'''
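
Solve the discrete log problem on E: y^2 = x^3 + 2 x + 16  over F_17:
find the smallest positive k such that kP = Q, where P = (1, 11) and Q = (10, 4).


Enumerate multiples of P until we hit Q = (10, 4):
  1P = (1, 11)
  2P = (16, 8)
  3P = (15, 2)
  4P = (10, 13)
  5P = (5, 7)
  6P = (12, 0)
  7P = (5, 10)
  8P = (10, 4)
Match found at i = 8.

k = 8


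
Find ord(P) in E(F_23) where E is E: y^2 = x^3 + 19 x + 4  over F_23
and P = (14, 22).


Compute successive multiples of P until we hit O:
  1P = (14, 22)
  2P = (21, 21)
  3P = (19, 5)
  4P = (8, 22)
  5P = (1, 1)
  6P = (20, 9)
  7P = (2, 21)
  8P = (11, 7)
  ... (continuing to 23P)
  23P = O

ord(P) = 23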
'''
## TASK DIRECTIONS
Transcribe exactly, and only, the lines from the opening line of the records through the line containing "Find ord(P) in".

## EXERCISE OUTPUT
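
Solve the discrete log problem on E: y^2 = x^3 + 2 x + 16  over F_17:
find the smallest positive k such that kP = Q, where P = (1, 11) and Q = (10, 4).


Enumerate multiples of P until we hit Q = (10, 4):
  1P = (1, 11)
  2P = (16, 8)
  3P = (15, 2)
  4P = (10, 13)
  5P = (5, 7)
  6P = (12, 0)
  7P = (5, 10)
  8P = (10, 4)
Match found at i = 8.

k = 8


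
Find ord(P) in E(F_23) where E is E: y^2 = x^3 + 19 x + 4  over F_23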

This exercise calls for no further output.